◆ What to produce:
From the records below, copy each line that has the word "Count" in it.
[Extracted data Boundary: Start]
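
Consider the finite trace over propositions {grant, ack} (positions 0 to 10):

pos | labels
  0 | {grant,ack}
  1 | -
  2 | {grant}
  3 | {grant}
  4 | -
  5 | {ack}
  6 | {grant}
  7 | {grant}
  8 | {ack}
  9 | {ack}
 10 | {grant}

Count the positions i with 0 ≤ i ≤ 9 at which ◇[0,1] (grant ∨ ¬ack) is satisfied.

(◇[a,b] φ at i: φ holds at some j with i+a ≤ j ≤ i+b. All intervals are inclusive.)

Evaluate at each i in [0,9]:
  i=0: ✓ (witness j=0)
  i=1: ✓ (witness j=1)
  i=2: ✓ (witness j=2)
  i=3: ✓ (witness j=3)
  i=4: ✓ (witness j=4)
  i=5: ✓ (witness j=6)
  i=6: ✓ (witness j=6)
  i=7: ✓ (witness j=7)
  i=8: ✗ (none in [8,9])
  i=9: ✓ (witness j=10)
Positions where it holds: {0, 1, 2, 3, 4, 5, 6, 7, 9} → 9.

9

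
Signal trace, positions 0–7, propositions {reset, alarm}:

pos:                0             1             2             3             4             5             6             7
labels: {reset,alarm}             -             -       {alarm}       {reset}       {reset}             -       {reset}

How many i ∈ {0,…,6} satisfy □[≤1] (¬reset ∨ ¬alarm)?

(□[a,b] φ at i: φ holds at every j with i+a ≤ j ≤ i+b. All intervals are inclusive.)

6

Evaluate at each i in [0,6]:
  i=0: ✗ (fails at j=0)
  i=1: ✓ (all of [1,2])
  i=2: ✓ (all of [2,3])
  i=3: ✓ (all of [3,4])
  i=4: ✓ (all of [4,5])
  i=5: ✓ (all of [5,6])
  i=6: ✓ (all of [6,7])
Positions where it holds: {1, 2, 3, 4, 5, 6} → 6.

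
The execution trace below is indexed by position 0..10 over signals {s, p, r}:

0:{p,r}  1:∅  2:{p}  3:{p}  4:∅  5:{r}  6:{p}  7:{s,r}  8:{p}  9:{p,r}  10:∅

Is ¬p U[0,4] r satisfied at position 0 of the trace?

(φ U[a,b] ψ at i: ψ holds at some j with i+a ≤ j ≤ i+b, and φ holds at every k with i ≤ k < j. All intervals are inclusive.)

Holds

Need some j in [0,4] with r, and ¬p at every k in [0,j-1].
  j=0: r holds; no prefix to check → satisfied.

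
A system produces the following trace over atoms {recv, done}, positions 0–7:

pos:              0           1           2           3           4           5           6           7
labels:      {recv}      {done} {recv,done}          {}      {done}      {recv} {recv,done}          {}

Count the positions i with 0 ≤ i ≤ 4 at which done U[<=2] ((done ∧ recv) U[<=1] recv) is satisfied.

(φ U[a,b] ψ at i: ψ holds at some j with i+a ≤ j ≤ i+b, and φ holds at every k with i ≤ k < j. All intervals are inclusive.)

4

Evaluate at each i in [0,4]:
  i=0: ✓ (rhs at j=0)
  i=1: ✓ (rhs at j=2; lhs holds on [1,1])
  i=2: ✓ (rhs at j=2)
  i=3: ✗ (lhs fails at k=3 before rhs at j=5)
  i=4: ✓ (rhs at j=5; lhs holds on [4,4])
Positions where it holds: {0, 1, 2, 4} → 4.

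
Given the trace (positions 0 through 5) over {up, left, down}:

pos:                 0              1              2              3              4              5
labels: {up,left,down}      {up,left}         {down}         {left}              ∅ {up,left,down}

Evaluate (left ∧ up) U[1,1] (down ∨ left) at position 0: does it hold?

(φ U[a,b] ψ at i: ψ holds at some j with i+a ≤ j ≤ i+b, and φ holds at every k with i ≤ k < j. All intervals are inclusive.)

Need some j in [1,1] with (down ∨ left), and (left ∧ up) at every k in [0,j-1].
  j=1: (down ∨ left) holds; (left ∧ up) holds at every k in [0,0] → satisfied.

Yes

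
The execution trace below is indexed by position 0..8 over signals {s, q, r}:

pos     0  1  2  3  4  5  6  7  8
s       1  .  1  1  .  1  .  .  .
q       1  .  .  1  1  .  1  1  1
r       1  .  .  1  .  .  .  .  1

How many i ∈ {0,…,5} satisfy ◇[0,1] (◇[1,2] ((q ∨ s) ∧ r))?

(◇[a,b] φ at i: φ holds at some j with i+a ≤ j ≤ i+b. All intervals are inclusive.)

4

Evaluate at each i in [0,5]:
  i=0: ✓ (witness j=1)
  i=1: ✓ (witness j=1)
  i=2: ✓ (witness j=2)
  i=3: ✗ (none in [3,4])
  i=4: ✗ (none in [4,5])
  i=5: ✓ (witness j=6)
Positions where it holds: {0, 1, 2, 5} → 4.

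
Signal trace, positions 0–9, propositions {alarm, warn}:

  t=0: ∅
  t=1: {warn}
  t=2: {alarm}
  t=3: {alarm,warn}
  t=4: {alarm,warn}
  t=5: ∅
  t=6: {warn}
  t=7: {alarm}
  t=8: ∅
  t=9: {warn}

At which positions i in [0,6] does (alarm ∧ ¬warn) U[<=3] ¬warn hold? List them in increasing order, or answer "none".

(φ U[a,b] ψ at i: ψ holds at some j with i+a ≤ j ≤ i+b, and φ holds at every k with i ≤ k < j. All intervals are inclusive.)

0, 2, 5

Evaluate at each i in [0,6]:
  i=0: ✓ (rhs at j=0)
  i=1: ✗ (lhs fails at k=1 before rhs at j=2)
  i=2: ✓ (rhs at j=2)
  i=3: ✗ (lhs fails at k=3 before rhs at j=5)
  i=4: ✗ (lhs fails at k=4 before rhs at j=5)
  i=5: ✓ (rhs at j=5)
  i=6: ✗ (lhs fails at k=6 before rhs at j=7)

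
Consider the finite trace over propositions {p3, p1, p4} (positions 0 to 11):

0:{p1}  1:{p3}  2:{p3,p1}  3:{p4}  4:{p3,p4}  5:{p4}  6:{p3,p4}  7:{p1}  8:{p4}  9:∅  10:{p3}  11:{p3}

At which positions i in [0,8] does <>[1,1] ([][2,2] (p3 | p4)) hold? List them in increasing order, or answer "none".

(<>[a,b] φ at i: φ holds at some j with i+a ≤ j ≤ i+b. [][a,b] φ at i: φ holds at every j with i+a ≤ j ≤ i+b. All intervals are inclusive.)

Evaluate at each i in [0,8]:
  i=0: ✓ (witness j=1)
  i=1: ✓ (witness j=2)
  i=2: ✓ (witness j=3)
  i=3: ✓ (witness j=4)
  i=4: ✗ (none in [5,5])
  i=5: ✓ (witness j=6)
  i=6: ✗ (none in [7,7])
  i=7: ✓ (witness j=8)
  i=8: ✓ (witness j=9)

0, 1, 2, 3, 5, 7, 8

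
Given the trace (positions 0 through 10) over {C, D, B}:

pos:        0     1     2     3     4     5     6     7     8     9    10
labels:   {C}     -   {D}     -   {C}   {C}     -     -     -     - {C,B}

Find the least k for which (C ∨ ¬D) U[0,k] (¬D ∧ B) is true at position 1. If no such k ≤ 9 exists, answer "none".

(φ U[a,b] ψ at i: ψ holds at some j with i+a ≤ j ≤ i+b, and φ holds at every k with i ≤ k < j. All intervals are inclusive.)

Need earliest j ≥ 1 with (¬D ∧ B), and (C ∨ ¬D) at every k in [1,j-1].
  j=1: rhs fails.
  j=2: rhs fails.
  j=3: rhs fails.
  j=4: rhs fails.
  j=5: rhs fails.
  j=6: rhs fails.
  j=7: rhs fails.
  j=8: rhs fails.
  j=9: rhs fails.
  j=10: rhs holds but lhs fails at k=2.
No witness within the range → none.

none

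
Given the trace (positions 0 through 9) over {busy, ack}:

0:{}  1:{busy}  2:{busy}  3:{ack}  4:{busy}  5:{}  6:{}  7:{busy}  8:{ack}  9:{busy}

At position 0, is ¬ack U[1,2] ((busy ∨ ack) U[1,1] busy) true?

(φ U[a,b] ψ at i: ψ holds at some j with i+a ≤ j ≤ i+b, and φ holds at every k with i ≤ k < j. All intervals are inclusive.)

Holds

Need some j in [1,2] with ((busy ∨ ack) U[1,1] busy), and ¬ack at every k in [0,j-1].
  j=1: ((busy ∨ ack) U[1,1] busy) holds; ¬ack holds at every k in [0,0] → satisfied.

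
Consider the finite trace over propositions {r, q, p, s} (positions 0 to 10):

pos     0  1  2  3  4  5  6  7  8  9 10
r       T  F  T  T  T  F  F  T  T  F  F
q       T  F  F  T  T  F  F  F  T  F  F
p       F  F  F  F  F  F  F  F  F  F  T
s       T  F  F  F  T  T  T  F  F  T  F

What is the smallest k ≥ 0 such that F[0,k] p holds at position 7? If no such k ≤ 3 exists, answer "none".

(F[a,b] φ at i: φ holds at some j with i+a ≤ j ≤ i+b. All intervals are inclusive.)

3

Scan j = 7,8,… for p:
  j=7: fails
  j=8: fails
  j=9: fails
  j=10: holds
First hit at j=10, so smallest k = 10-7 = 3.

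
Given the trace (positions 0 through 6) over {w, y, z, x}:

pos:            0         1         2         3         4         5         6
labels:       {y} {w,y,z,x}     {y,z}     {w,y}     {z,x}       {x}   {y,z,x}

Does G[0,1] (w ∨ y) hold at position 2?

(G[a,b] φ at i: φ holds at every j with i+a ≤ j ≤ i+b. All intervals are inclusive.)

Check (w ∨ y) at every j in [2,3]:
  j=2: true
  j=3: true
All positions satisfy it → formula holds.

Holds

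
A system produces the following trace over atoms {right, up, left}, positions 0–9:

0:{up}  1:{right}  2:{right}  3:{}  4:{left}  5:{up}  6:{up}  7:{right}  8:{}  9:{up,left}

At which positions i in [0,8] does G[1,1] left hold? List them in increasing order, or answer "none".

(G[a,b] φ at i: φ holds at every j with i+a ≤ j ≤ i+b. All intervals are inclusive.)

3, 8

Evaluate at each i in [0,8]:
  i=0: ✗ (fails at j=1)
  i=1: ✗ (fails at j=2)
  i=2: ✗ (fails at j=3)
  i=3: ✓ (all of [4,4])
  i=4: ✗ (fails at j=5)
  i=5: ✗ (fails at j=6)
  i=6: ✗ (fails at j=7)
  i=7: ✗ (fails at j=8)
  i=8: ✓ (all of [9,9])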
[Extracted data Boundary: End]
◆ Solution:
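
Count the positions i with 0 ≤ i ≤ 9 at which ◇[0,1] (grant ∨ ¬ack) is satisfied.
Count the positions i with 0 ≤ i ≤ 4 at which done U[<=2] ((done ∧ recv) U[<=1] recv) is satisfied.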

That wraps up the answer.